__Exercise brief__
Without omitting anything, return the records precisely as given.

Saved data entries
***

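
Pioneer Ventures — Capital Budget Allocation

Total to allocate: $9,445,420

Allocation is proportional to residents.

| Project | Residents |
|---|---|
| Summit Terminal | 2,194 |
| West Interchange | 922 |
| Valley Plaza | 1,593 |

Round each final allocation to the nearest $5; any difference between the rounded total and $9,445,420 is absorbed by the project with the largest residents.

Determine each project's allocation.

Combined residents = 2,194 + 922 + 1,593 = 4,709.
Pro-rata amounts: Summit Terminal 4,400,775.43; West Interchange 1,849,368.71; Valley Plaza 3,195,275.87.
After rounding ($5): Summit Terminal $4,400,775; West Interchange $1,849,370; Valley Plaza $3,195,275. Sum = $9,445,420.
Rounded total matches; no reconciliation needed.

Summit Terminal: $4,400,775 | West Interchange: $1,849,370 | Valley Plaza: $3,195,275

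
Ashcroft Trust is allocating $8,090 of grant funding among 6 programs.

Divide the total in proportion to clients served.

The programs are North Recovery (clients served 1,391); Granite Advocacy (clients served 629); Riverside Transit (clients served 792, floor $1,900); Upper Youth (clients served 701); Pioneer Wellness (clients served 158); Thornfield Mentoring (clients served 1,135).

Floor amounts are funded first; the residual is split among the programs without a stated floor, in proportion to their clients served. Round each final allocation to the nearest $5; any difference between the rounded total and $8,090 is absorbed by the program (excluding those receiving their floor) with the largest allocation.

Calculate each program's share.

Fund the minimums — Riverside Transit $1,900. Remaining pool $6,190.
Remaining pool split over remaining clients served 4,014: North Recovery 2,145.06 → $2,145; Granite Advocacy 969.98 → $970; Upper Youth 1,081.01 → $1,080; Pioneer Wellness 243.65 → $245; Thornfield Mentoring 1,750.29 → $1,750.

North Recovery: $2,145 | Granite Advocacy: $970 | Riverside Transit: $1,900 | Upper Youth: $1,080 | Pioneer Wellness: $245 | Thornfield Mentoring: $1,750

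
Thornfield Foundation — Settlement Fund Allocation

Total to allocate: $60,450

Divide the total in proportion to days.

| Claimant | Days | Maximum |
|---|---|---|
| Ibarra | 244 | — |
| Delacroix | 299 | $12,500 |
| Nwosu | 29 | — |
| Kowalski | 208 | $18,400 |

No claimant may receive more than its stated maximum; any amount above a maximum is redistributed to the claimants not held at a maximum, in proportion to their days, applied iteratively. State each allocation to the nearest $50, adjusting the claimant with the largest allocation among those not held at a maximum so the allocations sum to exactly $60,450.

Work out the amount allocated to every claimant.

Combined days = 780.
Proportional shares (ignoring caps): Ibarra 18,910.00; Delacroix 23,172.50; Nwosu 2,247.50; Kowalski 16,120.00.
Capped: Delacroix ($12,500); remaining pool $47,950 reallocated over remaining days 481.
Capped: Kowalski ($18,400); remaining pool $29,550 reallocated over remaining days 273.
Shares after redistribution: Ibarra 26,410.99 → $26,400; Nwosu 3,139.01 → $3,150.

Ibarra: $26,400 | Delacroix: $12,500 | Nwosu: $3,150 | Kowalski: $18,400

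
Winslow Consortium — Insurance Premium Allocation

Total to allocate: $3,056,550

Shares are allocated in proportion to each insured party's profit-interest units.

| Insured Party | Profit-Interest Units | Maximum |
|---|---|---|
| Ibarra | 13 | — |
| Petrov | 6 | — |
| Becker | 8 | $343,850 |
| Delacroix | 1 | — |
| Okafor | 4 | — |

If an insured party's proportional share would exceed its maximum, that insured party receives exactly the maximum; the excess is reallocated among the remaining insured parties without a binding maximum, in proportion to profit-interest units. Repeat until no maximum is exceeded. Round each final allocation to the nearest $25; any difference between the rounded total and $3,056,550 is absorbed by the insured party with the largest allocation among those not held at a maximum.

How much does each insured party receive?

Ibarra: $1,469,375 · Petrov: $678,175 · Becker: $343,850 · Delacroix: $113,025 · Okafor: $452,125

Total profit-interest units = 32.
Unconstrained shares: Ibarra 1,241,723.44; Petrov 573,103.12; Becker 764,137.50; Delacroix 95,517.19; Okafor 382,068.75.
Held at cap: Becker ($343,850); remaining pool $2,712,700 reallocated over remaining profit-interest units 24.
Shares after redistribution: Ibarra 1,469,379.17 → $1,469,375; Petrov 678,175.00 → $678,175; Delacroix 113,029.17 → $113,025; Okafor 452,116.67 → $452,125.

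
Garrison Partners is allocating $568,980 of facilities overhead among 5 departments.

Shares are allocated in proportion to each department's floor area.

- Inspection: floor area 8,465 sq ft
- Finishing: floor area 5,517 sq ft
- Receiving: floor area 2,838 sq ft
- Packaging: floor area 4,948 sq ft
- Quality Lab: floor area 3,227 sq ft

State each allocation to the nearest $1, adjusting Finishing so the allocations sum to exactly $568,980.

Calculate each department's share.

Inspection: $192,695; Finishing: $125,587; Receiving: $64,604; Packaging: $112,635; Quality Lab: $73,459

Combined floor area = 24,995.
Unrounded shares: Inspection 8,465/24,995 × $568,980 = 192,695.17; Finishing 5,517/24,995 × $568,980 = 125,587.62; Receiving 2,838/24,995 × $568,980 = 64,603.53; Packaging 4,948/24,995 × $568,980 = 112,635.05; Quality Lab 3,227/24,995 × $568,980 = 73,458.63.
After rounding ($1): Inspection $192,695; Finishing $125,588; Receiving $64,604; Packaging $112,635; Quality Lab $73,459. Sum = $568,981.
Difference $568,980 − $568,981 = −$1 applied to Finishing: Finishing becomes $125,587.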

***

__Reply__
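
Pioneer Ventures — Capital Budget Allocation

Total to allocate: $9,445,420

Allocation is proportional to residents.

| Project | Residents |
|---|---|
| Summit Terminal | 2,194 |
| West Interchange | 922 |
| Valley Plaza | 1,593 |

Round each final allocation to the nearest $5; any difference between the rounded total and $9,445,420 is absorbed by the project with the largest residents.

Determine each project's allocation.

Combined residents = 2,194 + 922 + 1,593 = 4,709.
Pro-rata amounts: Summit Terminal 4,400,775.43; West Interchange 1,849,368.71; Valley Plaza 3,195,275.87.
After rounding ($5): Summit Terminal $4,400,775; West Interchange $1,849,370; Valley Plaza $3,195,275. Sum = $9,445,420.
Rounded total matches; no reconciliation needed.

Summit Terminal: $4,400,775 | West Interchange: $1,849,370 | Valley Plaza: $3,195,275

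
Ashcroft Trust is allocating $8,090 of grant funding among 6 programs.

Divide the total in proportion to clients served.

The programs are North Recovery (clients served 1,391); Granite Advocacy (clients served 629); Riverside Transit (clients served 792, floor $1,900); Upper Youth (clients served 701); Pioneer Wellness (clients served 158); Thornfield Mentoring (clients served 1,135).

Floor amounts are funded first; the residual is split among the programs without a stated floor, in proportion to their clients served. Round each final allocation to the nearest $5; any difference between the rounded total and $8,090 is absorbed by the program (excluding those receiving their floor) with the largest allocation.

Calculate each program's share.

Fund the minimums — Riverside Transit $1,900. Remaining pool $6,190.
Remaining pool split over remaining clients served 4,014: North Recovery 2,145.06 → $2,145; Granite Advocacy 969.98 → $970; Upper Youth 1,081.01 → $1,080; Pioneer Wellness 243.65 → $245; Thornfield Mentoring 1,750.29 → $1,750.

North Recovery: $2,145 | Granite Advocacy: $970 | Riverside Transit: $1,900 | Upper Youth: $1,080 | Pioneer Wellness: $245 | Thornfield Mentoring: $1,750

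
Thornfield Foundation — Settlement Fund Allocation

Total to allocate: $60,450

Divide the total in proportion to days.

| Claimant | Days | Maximum |
|---|---|---|
| Ibarra | 244 | — |
| Delacroix | 299 | $12,500 |
| Nwosu | 29 | — |
| Kowalski | 208 | $18,400 |

No claimant may receive more than its stated maximum; any amount above a maximum is redistributed to the claimants not held at a maximum, in proportion to their days, applied iteratively. State each allocation to the nearest $50, adjusting the claimant with the largest allocation among those not held at a maximum so the allocations sum to exactly $60,450.

Work out the amount allocated to every claimant.

Combined days = 780.
Proportional shares (ignoring caps): Ibarra 18,910.00; Delacroix 23,172.50; Nwosu 2,247.50; Kowalski 16,120.00.
Capped: Delacroix ($12,500); remaining pool $47,950 reallocated over remaining days 481.
Capped: Kowalski ($18,400); remaining pool $29,550 reallocated over remaining days 273.
Shares after redistribution: Ibarra 26,410.99 → $26,400; Nwosu 3,139.01 → $3,150.

Ibarra: $26,400 | Delacroix: $12,500 | Nwosu: $3,150 | Kowalski: $18,400

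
Winslow Consortium — Insurance Premium Allocation

Total to allocate: $3,056,550

Shares are allocated in proportion to each insured party's profit-interest units.

| Insured Party | Profit-Interest Units | Maximum |
|---|---|---|
| Ibarra | 13 | — |
| Petrov | 6 | — |
| Becker | 8 | $343,850 |
| Delacroix | 1 | — |
| Okafor | 4 | — |

If an insured party's proportional share would exceed its maximum, that insured party receives exactly the maximum; the excess is reallocated among the remaining insured parties without a binding maximum, in proportion to profit-interest units. Repeat until no maximum is exceeded. Round each final allocation to the nearest $25; any difference between the rounded total and $3,056,550 is absorbed by the insured party with the largest allocation among those not held at a maximum.

How much does each insured party receive?

Ibarra: $1,469,375 · Petrov: $678,175 · Becker: $343,850 · Delacroix: $113,025 · Okafor: $452,125

Total profit-interest units = 32.
Unconstrained shares: Ibarra 1,241,723.44; Petrov 573,103.12; Becker 764,137.50; Delacroix 95,517.19; Okafor 382,068.75.
Held at cap: Becker ($343,850); remaining pool $2,712,700 reallocated over remaining profit-interest units 24.
Shares after redistribution: Ibarra 1,469,379.17 → $1,469,375; Petrov 678,175.00 → $678,175; Delacroix 113,029.17 → $113,025; Okafor 452,116.67 → $452,125.

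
Garrison Partners is allocating $568,980 of facilities overhead among 5 departments.

Shares are allocated in proportion to each department's floor area.

- Inspection: floor area 8,465 sq ft
- Finishing: floor area 5,517 sq ft
- Receiving: floor area 2,838 sq ft
- Packaging: floor area 4,948 sq ft
- Quality Lab: floor area 3,227 sq ft

State each allocation to the nearest $1, adjusting Finishing so the allocations sum to exactly $568,980.

Calculate each department's share.

Inspection: $192,695; Finishing: $125,587; Receiving: $64,604; Packaging: $112,635; Quality Lab: $73,459

Combined floor area = 24,995.
Unrounded shares: Inspection 8,465/24,995 × $568,980 = 192,695.17; Finishing 5,517/24,995 × $568,980 = 125,587.62; Receiving 2,838/24,995 × $568,980 = 64,603.53; Packaging 4,948/24,995 × $568,980 = 112,635.05; Quality Lab 3,227/24,995 × $568,980 = 73,458.63.
After rounding ($1): Inspection $192,695; Finishing $125,588; Receiving $64,604; Packaging $112,635; Quality Lab $73,459. Sum = $568,981.
Difference $568,980 − $568,981 = −$1 applied to Finishing: Finishing becomes $125,587.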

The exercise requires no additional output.